◆ WHAT TO PRODUCE ◆
Copy all of the entries that follow, exactly.

EXERCISE INPUTS Start Marker

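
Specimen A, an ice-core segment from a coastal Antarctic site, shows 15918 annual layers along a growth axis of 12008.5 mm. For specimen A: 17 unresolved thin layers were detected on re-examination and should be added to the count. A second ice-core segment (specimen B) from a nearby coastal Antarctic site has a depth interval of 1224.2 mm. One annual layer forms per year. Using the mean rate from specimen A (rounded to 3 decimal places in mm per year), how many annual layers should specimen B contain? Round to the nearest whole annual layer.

1624 annual layers

Specimen A: true annual layer count = 15918 + 17 = 15935.
A: Extension rate ≈ 12008.5 / 15935 = 0.754 mm/year.
B spans 1224.2 / 0.754 = 1623.61 years ≈ 1624 annual layers.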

EXERCISE INPUTS End Marker

◆ OUTPUT FOR THIS EXERCISE ◆
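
Specimen A, an ice-core segment from a coastal Antarctic site, shows 15918 annual layers along a growth axis of 12008.5 mm. For specimen A: 17 unresolved thin layers were detected on re-examination and should be added to the count. A second ice-core segment (specimen B) from a nearby coastal Antarctic site has a depth interval of 1224.2 mm. One annual layer forms per year. Using the mean rate from specimen A (rounded to 3 decimal places in mm per year), how many annual layers should specimen B contain? Round to the nearest whole annual layer.

1624 annual layers

Specimen A: true annual layer count = 15918 + 17 = 15935.
A: Extension rate ≈ 12008.5 / 15935 = 0.754 mm/year.
B spans 1224.2 / 0.754 = 1623.61 years ≈ 1624 annual layers.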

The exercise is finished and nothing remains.